To do: Repeat the whole listing exactly as written.

Entries provided:
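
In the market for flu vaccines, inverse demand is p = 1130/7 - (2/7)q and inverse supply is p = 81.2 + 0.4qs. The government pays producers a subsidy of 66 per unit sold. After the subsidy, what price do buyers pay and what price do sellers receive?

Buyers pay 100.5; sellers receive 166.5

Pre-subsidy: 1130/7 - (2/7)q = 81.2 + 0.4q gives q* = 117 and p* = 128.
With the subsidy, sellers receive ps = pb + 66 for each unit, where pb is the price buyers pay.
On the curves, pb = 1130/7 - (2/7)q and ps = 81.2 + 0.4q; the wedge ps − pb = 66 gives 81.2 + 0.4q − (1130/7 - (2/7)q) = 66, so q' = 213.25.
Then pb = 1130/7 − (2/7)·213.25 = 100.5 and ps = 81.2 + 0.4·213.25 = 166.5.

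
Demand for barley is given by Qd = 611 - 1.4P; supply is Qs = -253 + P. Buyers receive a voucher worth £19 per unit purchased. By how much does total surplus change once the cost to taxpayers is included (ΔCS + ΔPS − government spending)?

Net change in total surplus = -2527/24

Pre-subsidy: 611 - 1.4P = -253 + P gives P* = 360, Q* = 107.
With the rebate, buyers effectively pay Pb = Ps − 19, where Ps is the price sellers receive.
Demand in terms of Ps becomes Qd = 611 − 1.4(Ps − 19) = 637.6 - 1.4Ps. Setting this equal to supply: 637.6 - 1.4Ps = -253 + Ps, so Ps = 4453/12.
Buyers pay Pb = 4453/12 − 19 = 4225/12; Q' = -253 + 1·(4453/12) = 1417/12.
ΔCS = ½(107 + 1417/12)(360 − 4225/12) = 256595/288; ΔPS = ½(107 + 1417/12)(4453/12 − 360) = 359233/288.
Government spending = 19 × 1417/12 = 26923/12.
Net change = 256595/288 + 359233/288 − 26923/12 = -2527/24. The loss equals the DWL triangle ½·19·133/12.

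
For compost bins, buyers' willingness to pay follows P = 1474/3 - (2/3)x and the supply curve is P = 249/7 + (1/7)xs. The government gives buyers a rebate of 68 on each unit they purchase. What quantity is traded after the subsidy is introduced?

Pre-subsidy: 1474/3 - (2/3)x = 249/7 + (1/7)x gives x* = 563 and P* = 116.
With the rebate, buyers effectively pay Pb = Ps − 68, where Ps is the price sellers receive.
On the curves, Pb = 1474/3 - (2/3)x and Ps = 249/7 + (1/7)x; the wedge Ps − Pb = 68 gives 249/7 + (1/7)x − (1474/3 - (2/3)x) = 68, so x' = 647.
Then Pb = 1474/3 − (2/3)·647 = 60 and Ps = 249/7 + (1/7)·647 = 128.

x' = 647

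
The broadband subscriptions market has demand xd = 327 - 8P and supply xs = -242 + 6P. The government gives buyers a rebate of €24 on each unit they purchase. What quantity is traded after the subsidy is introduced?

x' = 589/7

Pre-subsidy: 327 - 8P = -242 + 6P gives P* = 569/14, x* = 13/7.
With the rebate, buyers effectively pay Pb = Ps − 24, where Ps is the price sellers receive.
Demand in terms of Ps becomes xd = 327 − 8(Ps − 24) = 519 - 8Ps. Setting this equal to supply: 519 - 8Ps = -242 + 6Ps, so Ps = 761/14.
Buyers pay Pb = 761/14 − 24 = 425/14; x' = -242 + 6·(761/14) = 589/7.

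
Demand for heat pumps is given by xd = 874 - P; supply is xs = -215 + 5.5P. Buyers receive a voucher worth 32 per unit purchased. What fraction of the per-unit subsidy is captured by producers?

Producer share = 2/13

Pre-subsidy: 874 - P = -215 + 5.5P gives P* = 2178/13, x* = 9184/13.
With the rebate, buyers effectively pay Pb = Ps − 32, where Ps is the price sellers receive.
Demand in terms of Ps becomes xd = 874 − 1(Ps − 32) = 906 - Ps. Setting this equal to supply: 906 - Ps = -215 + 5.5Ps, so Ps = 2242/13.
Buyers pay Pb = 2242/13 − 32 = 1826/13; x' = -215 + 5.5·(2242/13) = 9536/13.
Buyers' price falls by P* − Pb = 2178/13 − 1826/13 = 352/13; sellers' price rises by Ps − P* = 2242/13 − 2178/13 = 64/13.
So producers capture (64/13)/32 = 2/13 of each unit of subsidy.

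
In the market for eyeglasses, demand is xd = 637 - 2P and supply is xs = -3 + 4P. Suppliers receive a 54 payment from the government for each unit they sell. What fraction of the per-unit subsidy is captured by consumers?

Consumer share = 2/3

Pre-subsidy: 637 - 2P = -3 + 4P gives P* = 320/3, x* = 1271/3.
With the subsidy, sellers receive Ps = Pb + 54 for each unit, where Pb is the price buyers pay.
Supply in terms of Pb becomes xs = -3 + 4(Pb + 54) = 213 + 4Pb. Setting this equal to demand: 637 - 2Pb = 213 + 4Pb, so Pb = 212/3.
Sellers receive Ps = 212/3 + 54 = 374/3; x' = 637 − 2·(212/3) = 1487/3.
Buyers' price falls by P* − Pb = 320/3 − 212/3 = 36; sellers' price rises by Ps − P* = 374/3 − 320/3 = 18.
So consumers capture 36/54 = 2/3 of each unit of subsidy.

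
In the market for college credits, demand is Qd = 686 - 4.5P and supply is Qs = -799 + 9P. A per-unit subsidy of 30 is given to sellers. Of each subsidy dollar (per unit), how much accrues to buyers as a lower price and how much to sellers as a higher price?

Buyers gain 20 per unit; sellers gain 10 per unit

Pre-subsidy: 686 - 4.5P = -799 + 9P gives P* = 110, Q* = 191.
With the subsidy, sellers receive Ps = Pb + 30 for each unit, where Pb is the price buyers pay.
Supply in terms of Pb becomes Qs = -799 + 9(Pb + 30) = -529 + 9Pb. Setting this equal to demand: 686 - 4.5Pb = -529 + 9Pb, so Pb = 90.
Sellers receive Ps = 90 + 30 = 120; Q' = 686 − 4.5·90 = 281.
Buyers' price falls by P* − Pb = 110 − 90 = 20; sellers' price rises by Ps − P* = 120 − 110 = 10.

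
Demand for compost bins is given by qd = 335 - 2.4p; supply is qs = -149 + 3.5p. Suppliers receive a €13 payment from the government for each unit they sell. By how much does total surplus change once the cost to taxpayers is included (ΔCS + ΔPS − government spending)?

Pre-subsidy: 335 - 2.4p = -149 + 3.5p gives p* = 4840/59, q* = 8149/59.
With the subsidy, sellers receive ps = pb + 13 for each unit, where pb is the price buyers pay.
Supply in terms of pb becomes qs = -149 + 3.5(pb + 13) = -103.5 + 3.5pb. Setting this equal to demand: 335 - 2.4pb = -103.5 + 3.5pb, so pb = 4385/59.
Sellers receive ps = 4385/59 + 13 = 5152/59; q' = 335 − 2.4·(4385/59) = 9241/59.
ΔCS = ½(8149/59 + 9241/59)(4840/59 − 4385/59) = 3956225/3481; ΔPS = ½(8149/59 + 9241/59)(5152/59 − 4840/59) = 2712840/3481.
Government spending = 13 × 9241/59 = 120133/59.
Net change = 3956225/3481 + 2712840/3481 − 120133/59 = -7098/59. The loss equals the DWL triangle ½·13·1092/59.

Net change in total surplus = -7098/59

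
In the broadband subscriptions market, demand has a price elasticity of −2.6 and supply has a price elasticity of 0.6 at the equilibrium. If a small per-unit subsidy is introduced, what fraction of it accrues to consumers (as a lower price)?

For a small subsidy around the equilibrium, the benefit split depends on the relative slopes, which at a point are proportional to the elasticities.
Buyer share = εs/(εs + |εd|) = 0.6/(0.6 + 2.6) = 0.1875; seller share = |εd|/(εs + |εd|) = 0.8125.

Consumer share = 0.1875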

Exercise solution:
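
In the market for flu vaccines, inverse demand is p = 1130/7 - (2/7)q and inverse supply is p = 81.2 + 0.4qs. The government pays producers a subsidy of 66 per unit sold. After the subsidy, what price do buyers pay and what price do sellers receive?

Buyers pay 100.5; sellers receive 166.5

Pre-subsidy: 1130/7 - (2/7)q = 81.2 + 0.4q gives q* = 117 and p* = 128.
With the subsidy, sellers receive ps = pb + 66 for each unit, where pb is the price buyers pay.
On the curves, pb = 1130/7 - (2/7)q and ps = 81.2 + 0.4q; the wedge ps − pb = 66 gives 81.2 + 0.4q − (1130/7 - (2/7)q) = 66, so q' = 213.25.
Then pb = 1130/7 − (2/7)·213.25 = 100.5 and ps = 81.2 + 0.4·213.25 = 166.5.

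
Demand for barley is given by Qd = 611 - 1.4P; supply is Qs = -253 + P. Buyers receive a voucher worth £19 per unit purchased. By how much does total surplus change once the cost to taxpayers is included (ΔCS + ΔPS − government spending)?

Net change in total surplus = -2527/24

Pre-subsidy: 611 - 1.4P = -253 + P gives P* = 360, Q* = 107.
With the rebate, buyers effectively pay Pb = Ps − 19, where Ps is the price sellers receive.
Demand in terms of Ps becomes Qd = 611 − 1.4(Ps − 19) = 637.6 - 1.4Ps. Setting this equal to supply: 637.6 - 1.4Ps = -253 + Ps, so Ps = 4453/12.
Buyers pay Pb = 4453/12 − 19 = 4225/12; Q' = -253 + 1·(4453/12) = 1417/12.
ΔCS = ½(107 + 1417/12)(360 − 4225/12) = 256595/288; ΔPS = ½(107 + 1417/12)(4453/12 − 360) = 359233/288.
Government spending = 19 × 1417/12 = 26923/12.
Net change = 256595/288 + 359233/288 − 26923/12 = -2527/24. The loss equals the DWL triangle ½·19·133/12.

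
For compost bins, buyers' willingness to pay follows P = 1474/3 - (2/3)x and the supply curve is P = 249/7 + (1/7)xs. The government gives buyers a rebate of 68 on each unit they purchase. What quantity is traded after the subsidy is introduced?

Pre-subsidy: 1474/3 - (2/3)x = 249/7 + (1/7)x gives x* = 563 and P* = 116.
With the rebate, buyers effectively pay Pb = Ps − 68, where Ps is the price sellers receive.
On the curves, Pb = 1474/3 - (2/3)x and Ps = 249/7 + (1/7)x; the wedge Ps − Pb = 68 gives 249/7 + (1/7)x − (1474/3 - (2/3)x) = 68, so x' = 647.
Then Pb = 1474/3 − (2/3)·647 = 60 and Ps = 249/7 + (1/7)·647 = 128.

x' = 647

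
The broadband subscriptions market has demand xd = 327 - 8P and supply xs = -242 + 6P. The government gives buyers a rebate of €24 on each unit they purchase. What quantity is traded after the subsidy is introduced?

x' = 589/7

Pre-subsidy: 327 - 8P = -242 + 6P gives P* = 569/14, x* = 13/7.
With the rebate, buyers effectively pay Pb = Ps − 24, where Ps is the price sellers receive.
Demand in terms of Ps becomes xd = 327 − 8(Ps − 24) = 519 - 8Ps. Setting this equal to supply: 519 - 8Ps = -242 + 6Ps, so Ps = 761/14.
Buyers pay Pb = 761/14 − 24 = 425/14; x' = -242 + 6·(761/14) = 589/7.

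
Demand for heat pumps is given by xd = 874 - P; supply is xs = -215 + 5.5P. Buyers receive a voucher worth 32 per unit purchased. What fraction of the per-unit subsidy is captured by producers?

Producer share = 2/13

Pre-subsidy: 874 - P = -215 + 5.5P gives P* = 2178/13, x* = 9184/13.
With the rebate, buyers effectively pay Pb = Ps − 32, where Ps is the price sellers receive.
Demand in terms of Ps becomes xd = 874 − 1(Ps − 32) = 906 - Ps. Setting this equal to supply: 906 - Ps = -215 + 5.5Ps, so Ps = 2242/13.
Buyers pay Pb = 2242/13 − 32 = 1826/13; x' = -215 + 5.5·(2242/13) = 9536/13.
Buyers' price falls by P* − Pb = 2178/13 − 1826/13 = 352/13; sellers' price rises by Ps − P* = 2242/13 − 2178/13 = 64/13.
So producers capture (64/13)/32 = 2/13 of each unit of subsidy.

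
In the market for eyeglasses, demand is xd = 637 - 2P and supply is xs = -3 + 4P. Suppliers receive a 54 payment from the government for each unit they sell. What fraction of the per-unit subsidy is captured by consumers?

Consumer share = 2/3

Pre-subsidy: 637 - 2P = -3 + 4P gives P* = 320/3, x* = 1271/3.
With the subsidy, sellers receive Ps = Pb + 54 for each unit, where Pb is the price buyers pay.
Supply in terms of Pb becomes xs = -3 + 4(Pb + 54) = 213 + 4Pb. Setting this equal to demand: 637 - 2Pb = 213 + 4Pb, so Pb = 212/3.
Sellers receive Ps = 212/3 + 54 = 374/3; x' = 637 − 2·(212/3) = 1487/3.
Buyers' price falls by P* − Pb = 320/3 − 212/3 = 36; sellers' price rises by Ps − P* = 374/3 − 320/3 = 18.
So consumers capture 36/54 = 2/3 of each unit of subsidy.

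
In the market for college credits, demand is Qd = 686 - 4.5P and supply is Qs = -799 + 9P. A per-unit subsidy of 30 is given to sellers. Of each subsidy dollar (per unit), how much accrues to buyers as a lower price and how much to sellers as a higher price?

Buyers gain 20 per unit; sellers gain 10 per unit

Pre-subsidy: 686 - 4.5P = -799 + 9P gives P* = 110, Q* = 191.
With the subsidy, sellers receive Ps = Pb + 30 for each unit, where Pb is the price buyers pay.
Supply in terms of Pb becomes Qs = -799 + 9(Pb + 30) = -529 + 9Pb. Setting this equal to demand: 686 - 4.5Pb = -529 + 9Pb, so Pb = 90.
Sellers receive Ps = 90 + 30 = 120; Q' = 686 − 4.5·90 = 281.
Buyers' price falls by P* − Pb = 110 − 90 = 20; sellers' price rises by Ps − P* = 120 − 110 = 10.

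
Demand for compost bins is given by qd = 335 - 2.4p; supply is qs = -149 + 3.5p. Suppliers receive a €13 payment from the government for each unit they sell. By how much does total surplus change once the cost to taxpayers is included (ΔCS + ΔPS − government spending)?

Pre-subsidy: 335 - 2.4p = -149 + 3.5p gives p* = 4840/59, q* = 8149/59.
With the subsidy, sellers receive ps = pb + 13 for each unit, where pb is the price buyers pay.
Supply in terms of pb becomes qs = -149 + 3.5(pb + 13) = -103.5 + 3.5pb. Setting this equal to demand: 335 - 2.4pb = -103.5 + 3.5pb, so pb = 4385/59.
Sellers receive ps = 4385/59 + 13 = 5152/59; q' = 335 − 2.4·(4385/59) = 9241/59.
ΔCS = ½(8149/59 + 9241/59)(4840/59 − 4385/59) = 3956225/3481; ΔPS = ½(8149/59 + 9241/59)(5152/59 − 4840/59) = 2712840/3481.
Government spending = 13 × 9241/59 = 120133/59.
Net change = 3956225/3481 + 2712840/3481 − 120133/59 = -7098/59. The loss equals the DWL triangle ½·13·1092/59.

Net change in total surplus = -7098/59

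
In the broadband subscriptions market, demand has a price elasticity of −2.6 and supply has a price elasticity of 0.6 at the equilibrium. If a small per-unit subsidy is introduced, what fraction of it accrues to consumers (as a lower price)?

For a small subsidy around the equilibrium, the benefit split depends on the relative slopes, which at a point are proportional to the elasticities.
Buyer share = εs/(εs + |εd|) = 0.6/(0.6 + 2.6) = 0.1875; seller share = |εd|/(εs + |εd|) = 0.8125.

Consumer share = 0.1875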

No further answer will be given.